┏━━

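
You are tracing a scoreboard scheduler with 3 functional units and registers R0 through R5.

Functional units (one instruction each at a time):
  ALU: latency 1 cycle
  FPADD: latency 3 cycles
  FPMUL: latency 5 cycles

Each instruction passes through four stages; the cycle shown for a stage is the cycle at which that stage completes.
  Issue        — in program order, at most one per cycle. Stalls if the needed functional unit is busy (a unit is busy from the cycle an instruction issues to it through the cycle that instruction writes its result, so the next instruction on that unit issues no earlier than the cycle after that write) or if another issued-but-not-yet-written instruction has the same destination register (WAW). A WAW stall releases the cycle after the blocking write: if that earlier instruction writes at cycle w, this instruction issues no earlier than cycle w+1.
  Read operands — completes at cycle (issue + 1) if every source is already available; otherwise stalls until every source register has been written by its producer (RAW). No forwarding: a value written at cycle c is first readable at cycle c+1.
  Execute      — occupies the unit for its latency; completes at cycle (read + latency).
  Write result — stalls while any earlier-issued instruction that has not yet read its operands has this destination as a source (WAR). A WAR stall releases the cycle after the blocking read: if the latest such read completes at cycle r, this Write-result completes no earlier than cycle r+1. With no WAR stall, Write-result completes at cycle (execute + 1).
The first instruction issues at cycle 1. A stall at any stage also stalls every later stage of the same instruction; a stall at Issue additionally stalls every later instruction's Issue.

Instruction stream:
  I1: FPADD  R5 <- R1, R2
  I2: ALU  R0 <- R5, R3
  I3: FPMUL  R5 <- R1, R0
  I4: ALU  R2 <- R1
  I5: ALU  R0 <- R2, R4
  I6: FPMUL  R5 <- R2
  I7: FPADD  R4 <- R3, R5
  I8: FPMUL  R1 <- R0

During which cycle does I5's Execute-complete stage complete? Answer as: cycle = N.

cycle = 16

t=1  I1 dispatched to FPADD
t=2  I1 operands ready, I2 dispatched to ALU
t=5  I1 complete
t=6  R5←I1
t=7  I2 operands ready, I3 dispatched to FPMUL
t=8  I2 complete
t=9  R0←I2
t=10  I3 operands ready, I4 dispatched to ALU
t=11  I4 operands ready
t=12  I4 complete
t=13  R2←I4
t=14  I5 dispatched to ALU
t=15  I3 complete, I5 operands ready
t=16  R5←I3, I5 complete
t=17  R0←I5, I6 dispatched to FPMUL
t=18  I6 operands ready, I7 dispatched to FPADD
t=23  I6 complete
t=24  R5←I6
t=25  I7 operands ready, I8 dispatched to FPMUL
t=26  I8 operands ready
t=28  I7 complete
t=29  R4←I7
t=31  I8 complete
t=32  R1←I8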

┗━━

## TASK TO COMPLETE:
Please transcribe the data above without changes, from its first line to its "Each instruction passes" line, and leave out anything past that.

## THE ANSWER:
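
You are tracing a scoreboard scheduler with 3 functional units and registers R0 through R5.

Functional units (one instruction each at a time):
  ALU: latency 1 cycle
  FPADD: latency 3 cycles
  FPMUL: latency 5 cycles

Each instruction passes through four stages; the cycle shown for a stage is the cycle at which that stage completes.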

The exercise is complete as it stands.